PROBLEM: Set the data down again, exactly as it appears below.

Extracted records

====

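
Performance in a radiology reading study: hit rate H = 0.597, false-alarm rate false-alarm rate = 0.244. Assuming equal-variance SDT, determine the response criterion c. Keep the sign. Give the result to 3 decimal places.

c = 0.224

z(0.597) = 0.2456, z(0.244) = -0.6935
c = −½·[z(H) + z(FA)] = −0.5 × (0.2456 + (-0.6935)) = 0.22395
c > 0: the radiologist has a conservative response bias.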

====

ANSWER SECTION:
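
Performance in a radiology reading study: hit rate H = 0.597, false-alarm rate false-alarm rate = 0.244. Assuming equal-variance SDT, determine the response criterion c. Keep the sign. Give the result to 3 decimal places.

c = 0.224

z(0.597) = 0.2456, z(0.244) = -0.6935
c = −½·[z(H) + z(FA)] = −0.5 × (0.2456 + (-0.6935)) = 0.22395
c > 0: the radiologist has a conservative response bias.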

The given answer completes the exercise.